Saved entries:
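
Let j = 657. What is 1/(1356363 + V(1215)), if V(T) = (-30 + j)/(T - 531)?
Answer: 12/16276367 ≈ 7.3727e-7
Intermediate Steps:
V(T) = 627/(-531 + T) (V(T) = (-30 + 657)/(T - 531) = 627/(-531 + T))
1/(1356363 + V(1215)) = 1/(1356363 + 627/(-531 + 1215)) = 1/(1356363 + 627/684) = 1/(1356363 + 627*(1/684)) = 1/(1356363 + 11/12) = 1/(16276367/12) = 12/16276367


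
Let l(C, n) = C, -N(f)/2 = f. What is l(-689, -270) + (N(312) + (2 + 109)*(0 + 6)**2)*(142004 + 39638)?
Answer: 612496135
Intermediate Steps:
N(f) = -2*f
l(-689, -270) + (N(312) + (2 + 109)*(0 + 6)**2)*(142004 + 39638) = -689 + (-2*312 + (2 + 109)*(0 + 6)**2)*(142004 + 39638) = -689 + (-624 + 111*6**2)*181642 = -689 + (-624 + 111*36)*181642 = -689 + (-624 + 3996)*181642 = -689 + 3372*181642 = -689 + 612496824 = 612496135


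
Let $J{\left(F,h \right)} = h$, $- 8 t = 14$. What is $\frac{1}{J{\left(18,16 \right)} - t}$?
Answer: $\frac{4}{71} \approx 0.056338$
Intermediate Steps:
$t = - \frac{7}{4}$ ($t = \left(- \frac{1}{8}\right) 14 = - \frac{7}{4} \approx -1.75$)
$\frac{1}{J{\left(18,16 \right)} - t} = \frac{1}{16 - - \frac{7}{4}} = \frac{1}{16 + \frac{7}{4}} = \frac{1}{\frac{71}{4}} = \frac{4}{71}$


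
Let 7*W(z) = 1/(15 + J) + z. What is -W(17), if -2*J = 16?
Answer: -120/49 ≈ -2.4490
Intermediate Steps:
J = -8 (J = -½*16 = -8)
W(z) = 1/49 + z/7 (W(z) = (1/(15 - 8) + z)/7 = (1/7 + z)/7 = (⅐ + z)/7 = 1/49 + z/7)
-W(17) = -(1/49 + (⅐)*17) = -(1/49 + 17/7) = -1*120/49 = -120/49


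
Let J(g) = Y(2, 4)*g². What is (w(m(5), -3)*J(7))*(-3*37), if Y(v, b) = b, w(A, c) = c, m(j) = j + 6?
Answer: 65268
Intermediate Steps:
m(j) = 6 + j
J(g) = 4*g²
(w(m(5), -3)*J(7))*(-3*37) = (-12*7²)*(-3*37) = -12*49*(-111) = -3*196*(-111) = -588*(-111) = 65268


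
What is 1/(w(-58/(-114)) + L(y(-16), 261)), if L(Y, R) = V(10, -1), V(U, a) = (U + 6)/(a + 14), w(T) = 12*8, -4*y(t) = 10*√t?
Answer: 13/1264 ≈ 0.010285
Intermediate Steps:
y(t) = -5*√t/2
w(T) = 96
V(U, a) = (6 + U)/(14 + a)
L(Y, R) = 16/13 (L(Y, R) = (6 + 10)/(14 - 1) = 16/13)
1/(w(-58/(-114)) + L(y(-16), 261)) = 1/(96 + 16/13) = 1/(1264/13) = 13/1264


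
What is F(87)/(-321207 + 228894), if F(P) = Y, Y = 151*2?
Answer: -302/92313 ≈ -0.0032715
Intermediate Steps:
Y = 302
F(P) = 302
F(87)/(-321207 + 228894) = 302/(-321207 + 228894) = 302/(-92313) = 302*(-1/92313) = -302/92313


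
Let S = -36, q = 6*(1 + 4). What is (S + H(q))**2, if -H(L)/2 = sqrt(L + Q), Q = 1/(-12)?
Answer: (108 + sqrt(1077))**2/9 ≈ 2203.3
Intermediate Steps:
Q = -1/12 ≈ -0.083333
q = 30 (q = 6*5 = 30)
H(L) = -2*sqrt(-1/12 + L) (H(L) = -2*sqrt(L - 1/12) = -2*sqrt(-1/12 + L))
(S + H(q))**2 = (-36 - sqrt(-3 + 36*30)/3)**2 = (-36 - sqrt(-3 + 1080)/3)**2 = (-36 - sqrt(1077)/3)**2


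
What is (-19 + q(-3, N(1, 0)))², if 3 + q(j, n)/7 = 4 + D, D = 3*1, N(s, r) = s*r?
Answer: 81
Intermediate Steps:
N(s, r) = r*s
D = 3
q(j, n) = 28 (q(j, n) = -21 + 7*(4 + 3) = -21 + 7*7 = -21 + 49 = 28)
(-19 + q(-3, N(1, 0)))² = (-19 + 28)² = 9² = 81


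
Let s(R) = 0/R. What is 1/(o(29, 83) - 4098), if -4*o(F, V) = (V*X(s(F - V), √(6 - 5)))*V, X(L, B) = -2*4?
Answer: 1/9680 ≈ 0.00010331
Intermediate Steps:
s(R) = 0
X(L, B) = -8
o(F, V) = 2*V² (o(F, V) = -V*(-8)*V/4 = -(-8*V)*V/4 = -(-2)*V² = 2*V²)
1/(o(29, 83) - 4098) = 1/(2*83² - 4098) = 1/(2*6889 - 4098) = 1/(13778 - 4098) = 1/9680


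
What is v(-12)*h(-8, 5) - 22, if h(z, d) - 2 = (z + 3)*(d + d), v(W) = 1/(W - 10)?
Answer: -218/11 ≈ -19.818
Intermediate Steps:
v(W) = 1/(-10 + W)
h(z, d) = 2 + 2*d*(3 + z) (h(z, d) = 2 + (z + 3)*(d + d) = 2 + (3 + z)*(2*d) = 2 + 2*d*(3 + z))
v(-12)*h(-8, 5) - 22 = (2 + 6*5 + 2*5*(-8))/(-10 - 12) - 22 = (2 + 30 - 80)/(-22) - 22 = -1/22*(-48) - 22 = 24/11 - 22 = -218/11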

*WORK REQUIRED*
Above are the records. Identify each line that contains the word "Answer".

*REPLY*
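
Answer: 12/16276367 ≈ 7.3727e-7
Answer: 612496135
Answer: $\frac{4}{71} \approx 0.056338$
Answer: -120/49 ≈ -2.4490
Answer: 65268
Answer: 13/1264 ≈ 0.010285
Answer: -302/92313 ≈ -0.0032715
Answer: (108 + sqrt(1077))**2/9 ≈ 2203.3
Answer: 81
Answer: 1/9680 ≈ 0.00010331
Answer: -218/11 ≈ -19.818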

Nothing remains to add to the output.